=== Section Start ===

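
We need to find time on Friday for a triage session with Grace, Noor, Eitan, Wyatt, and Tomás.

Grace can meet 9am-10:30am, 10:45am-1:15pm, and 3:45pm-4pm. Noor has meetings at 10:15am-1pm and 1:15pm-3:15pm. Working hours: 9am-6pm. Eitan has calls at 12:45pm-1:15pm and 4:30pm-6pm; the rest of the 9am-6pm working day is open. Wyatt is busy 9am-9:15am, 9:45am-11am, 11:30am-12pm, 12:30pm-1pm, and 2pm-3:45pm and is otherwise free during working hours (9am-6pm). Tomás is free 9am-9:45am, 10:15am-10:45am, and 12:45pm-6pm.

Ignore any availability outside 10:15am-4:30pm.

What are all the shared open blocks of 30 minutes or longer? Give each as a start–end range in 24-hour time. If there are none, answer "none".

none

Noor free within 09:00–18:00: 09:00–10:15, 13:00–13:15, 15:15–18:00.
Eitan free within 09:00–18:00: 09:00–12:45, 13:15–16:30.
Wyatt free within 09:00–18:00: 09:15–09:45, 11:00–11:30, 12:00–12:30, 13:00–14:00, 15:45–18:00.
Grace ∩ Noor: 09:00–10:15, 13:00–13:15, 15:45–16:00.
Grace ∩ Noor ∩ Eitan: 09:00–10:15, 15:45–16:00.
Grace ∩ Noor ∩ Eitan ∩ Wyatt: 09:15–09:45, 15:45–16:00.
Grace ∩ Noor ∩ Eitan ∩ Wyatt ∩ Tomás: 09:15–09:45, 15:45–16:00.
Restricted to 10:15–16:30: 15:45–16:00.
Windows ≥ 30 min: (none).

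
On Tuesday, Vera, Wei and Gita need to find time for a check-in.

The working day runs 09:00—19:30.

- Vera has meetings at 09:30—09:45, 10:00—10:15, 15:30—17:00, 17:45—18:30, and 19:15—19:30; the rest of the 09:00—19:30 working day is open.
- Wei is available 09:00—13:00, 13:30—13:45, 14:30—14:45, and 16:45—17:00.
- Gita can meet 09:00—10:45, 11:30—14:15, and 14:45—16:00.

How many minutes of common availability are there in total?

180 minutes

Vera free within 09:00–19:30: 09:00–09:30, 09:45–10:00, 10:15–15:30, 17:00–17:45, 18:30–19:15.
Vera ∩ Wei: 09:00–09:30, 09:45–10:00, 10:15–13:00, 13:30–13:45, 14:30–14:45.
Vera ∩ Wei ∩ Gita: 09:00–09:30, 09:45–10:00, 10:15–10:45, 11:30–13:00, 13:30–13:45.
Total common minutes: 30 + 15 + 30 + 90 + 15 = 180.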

=== Section End ===
=== Section Start ===

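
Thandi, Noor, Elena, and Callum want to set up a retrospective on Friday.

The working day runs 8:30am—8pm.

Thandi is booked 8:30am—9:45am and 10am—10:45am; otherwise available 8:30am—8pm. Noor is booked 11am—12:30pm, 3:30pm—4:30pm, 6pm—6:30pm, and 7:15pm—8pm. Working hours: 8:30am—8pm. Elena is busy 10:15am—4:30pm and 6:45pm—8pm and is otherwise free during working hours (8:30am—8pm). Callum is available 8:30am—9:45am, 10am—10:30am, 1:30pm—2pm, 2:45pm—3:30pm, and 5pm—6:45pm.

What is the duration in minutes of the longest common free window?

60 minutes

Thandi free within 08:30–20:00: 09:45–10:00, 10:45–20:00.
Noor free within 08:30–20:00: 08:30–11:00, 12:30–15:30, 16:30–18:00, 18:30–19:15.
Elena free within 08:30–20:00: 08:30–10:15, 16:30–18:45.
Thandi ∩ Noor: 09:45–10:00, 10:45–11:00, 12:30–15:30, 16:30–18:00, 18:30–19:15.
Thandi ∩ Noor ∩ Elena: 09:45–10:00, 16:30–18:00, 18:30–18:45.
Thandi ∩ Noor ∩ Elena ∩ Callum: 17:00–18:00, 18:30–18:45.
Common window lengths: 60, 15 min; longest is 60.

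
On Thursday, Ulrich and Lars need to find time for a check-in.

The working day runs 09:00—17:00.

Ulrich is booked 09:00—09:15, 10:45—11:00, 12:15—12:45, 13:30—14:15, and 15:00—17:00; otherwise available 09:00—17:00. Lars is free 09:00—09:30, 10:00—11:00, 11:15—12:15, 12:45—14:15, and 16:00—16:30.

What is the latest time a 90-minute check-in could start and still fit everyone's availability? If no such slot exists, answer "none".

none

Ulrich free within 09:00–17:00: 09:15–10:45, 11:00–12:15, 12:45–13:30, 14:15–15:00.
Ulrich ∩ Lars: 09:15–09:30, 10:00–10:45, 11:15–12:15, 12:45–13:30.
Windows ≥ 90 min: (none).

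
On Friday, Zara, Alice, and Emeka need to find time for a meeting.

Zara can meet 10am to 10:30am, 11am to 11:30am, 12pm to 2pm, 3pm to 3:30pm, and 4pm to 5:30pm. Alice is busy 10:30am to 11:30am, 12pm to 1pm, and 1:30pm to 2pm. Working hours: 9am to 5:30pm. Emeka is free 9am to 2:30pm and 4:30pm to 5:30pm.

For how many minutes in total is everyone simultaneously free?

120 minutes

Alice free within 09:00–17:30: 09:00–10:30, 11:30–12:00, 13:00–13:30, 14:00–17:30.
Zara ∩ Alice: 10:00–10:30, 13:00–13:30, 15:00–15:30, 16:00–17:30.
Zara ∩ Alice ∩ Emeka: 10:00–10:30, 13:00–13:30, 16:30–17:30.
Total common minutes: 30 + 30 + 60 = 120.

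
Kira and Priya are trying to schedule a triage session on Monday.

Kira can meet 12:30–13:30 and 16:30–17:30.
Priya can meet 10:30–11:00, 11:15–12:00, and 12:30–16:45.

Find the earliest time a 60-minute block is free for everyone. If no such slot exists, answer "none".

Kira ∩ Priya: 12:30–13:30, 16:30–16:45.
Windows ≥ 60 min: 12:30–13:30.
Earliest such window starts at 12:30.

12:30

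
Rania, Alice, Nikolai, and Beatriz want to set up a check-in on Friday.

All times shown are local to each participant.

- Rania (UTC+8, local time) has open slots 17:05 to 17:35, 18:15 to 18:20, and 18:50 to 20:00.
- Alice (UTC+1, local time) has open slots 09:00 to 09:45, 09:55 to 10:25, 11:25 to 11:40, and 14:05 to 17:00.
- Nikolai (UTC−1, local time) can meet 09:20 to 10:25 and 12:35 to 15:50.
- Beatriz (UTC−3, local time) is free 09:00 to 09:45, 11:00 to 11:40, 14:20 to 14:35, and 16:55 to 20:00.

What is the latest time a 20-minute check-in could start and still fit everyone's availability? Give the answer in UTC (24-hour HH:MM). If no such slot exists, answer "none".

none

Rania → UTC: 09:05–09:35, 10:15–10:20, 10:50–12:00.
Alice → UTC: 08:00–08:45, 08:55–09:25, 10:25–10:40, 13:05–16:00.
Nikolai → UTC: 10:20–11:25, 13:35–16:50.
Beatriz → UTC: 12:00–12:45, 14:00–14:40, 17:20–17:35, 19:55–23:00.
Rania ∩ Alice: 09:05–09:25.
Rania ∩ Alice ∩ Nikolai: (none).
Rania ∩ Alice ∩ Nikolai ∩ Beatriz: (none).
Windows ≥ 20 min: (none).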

=== Section End ===
=== Section Start ===

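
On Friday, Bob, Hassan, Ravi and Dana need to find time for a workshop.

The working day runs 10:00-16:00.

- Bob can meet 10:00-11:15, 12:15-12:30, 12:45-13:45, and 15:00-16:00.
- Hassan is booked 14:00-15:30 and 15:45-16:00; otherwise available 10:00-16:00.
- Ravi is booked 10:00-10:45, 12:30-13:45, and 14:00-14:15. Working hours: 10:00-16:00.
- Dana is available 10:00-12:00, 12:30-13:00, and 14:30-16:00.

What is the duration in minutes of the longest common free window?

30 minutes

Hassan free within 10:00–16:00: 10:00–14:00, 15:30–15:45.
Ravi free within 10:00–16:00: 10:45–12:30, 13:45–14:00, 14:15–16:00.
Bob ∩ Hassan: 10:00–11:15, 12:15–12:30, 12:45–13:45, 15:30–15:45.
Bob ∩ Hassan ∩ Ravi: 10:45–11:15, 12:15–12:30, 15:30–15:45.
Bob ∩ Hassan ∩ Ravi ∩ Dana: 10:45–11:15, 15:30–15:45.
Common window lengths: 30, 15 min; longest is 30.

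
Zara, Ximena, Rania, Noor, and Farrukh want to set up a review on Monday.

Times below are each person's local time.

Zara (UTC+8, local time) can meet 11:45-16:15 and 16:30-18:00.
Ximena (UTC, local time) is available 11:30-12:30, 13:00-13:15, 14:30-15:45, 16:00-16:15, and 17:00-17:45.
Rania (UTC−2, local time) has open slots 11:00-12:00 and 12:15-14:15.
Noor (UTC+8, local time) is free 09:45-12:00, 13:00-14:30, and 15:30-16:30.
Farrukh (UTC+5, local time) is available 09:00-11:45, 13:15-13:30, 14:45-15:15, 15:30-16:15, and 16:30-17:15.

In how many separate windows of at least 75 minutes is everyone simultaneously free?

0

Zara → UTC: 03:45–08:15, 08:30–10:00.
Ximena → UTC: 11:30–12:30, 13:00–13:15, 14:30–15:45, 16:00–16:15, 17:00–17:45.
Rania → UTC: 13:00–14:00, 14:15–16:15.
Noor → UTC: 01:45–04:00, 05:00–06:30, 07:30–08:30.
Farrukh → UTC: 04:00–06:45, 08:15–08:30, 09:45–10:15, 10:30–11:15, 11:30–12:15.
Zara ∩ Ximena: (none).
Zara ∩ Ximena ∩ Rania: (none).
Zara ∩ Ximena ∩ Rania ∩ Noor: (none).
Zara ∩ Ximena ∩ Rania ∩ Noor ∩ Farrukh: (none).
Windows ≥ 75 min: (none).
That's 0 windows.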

=== Section End ===

◆ **What the task requires**
Give the count of lines in the data that contain the word "slots", and write nothing besides it.

◆ **Your solution**
3